*** Data records ***

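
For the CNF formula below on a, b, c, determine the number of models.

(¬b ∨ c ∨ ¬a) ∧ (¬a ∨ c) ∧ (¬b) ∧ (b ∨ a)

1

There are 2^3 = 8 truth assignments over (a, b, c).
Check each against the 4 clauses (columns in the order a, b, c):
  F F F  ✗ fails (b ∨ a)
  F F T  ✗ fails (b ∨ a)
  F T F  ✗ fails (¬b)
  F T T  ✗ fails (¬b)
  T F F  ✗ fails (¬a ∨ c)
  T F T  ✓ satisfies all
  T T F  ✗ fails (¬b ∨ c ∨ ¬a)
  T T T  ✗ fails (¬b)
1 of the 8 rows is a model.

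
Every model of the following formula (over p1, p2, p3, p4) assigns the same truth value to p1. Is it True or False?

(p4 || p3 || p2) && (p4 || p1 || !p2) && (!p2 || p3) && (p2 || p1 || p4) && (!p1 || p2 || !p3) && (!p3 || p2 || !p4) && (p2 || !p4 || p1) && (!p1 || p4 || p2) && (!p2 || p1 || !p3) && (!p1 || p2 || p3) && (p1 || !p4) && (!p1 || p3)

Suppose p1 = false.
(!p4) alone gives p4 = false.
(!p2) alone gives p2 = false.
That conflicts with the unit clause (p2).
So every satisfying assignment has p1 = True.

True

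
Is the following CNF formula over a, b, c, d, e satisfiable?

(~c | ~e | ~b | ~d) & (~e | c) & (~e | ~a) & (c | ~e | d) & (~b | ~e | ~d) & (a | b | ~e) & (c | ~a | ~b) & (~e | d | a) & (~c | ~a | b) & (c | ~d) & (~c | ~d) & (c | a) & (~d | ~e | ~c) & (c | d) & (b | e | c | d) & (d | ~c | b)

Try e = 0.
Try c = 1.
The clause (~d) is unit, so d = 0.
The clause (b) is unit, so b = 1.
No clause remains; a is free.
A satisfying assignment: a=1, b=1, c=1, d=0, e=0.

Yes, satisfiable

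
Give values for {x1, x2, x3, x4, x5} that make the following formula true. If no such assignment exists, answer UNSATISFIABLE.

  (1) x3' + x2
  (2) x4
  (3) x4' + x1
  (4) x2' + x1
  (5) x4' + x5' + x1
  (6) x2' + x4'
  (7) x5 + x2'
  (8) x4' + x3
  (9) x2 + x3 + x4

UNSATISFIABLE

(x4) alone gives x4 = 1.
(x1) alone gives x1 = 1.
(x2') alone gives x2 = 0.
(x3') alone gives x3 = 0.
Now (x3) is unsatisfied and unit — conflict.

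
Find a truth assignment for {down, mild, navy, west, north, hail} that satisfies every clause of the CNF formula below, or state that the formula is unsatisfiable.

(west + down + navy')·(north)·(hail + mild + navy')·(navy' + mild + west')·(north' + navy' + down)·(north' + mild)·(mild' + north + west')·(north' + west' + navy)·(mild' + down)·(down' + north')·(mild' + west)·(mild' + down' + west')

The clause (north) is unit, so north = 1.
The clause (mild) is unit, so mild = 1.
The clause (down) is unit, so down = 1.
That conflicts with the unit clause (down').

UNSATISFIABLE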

***
*** Data records ***

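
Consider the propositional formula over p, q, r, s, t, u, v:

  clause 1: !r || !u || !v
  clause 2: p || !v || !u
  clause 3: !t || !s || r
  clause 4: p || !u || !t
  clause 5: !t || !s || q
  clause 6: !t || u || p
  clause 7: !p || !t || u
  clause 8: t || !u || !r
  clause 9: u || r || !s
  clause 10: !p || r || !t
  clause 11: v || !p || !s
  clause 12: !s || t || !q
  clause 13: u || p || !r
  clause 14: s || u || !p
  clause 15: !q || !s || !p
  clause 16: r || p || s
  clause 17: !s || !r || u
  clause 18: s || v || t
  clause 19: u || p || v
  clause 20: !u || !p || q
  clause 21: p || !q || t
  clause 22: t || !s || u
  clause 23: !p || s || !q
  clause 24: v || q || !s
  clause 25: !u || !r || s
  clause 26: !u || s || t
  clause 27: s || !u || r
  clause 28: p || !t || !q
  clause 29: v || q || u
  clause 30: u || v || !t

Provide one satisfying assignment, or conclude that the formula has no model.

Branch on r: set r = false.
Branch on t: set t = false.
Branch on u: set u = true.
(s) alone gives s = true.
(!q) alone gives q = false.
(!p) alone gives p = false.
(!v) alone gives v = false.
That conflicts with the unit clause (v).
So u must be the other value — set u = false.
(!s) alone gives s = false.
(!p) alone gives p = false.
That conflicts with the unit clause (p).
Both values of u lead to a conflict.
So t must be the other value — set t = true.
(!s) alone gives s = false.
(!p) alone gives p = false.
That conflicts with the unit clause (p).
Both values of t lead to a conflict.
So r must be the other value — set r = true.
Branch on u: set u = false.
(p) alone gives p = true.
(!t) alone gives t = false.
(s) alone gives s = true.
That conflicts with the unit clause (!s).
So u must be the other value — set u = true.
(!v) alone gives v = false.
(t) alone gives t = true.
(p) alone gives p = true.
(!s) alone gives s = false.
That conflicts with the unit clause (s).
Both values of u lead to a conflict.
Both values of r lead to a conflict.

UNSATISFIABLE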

***
*** Data records ***

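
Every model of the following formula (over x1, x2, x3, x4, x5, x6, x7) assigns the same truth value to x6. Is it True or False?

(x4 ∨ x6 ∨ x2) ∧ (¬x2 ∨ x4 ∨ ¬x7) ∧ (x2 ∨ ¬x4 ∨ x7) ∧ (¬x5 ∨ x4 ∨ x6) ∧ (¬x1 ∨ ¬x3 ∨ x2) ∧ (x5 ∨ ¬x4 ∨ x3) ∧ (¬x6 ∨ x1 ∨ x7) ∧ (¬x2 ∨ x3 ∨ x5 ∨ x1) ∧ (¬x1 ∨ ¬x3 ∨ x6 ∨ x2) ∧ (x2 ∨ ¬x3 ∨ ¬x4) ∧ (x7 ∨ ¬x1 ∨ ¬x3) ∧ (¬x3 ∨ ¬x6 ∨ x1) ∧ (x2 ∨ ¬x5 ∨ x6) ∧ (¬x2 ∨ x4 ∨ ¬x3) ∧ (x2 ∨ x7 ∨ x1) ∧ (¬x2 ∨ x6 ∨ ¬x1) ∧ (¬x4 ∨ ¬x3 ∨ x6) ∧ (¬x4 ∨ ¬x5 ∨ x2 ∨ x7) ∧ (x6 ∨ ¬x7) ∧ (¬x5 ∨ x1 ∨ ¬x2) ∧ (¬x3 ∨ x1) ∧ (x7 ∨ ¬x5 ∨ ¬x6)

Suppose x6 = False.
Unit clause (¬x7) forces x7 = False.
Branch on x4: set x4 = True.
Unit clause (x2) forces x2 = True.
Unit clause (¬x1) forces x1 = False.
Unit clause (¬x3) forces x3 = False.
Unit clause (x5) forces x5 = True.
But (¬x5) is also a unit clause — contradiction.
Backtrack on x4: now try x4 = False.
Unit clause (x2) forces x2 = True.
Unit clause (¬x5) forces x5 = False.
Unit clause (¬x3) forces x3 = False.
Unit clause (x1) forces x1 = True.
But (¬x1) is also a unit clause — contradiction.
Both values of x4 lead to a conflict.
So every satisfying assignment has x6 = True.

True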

***

### Exercise brief
Output the lines of the records above exactly as they appear, from the line containing "For the CNF" through the line containing "Is the following".

### Task result
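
For the CNF formula below on a, b, c, determine the number of models.

(¬b ∨ c ∨ ¬a) ∧ (¬a ∨ c) ∧ (¬b) ∧ (b ∨ a)

1

There are 2^3 = 8 truth assignments over (a, b, c).
Check each against the 4 clauses (columns in the order a, b, c):
  F F F  ✗ fails (b ∨ a)
  F F T  ✗ fails (b ∨ a)
  F T F  ✗ fails (¬b)
  F T T  ✗ fails (¬b)
  T F F  ✗ fails (¬a ∨ c)
  T F T  ✓ satisfies all
  T T F  ✗ fails (¬b ∨ c ∨ ¬a)
  T T T  ✗ fails (¬b)
1 of the 8 rows is a model.

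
Every model of the following formula (over p1, p2, p3, p4) assigns the same truth value to p1. Is it True or False?

(p4 || p3 || p2) && (p4 || p1 || !p2) && (!p2 || p3) && (p2 || p1 || p4) && (!p1 || p2 || !p3) && (!p3 || p2 || !p4) && (p2 || !p4 || p1) && (!p1 || p4 || p2) && (!p2 || p1 || !p3) && (!p1 || p2 || p3) && (p1 || !p4) && (!p1 || p3)

Suppose p1 = false.
(!p4) alone gives p4 = false.
(!p2) alone gives p2 = false.
That conflicts with the unit clause (p2).
So every satisfying assignment has p1 = True.

True

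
Is the following CNF formula over a, b, c, d, e satisfiable?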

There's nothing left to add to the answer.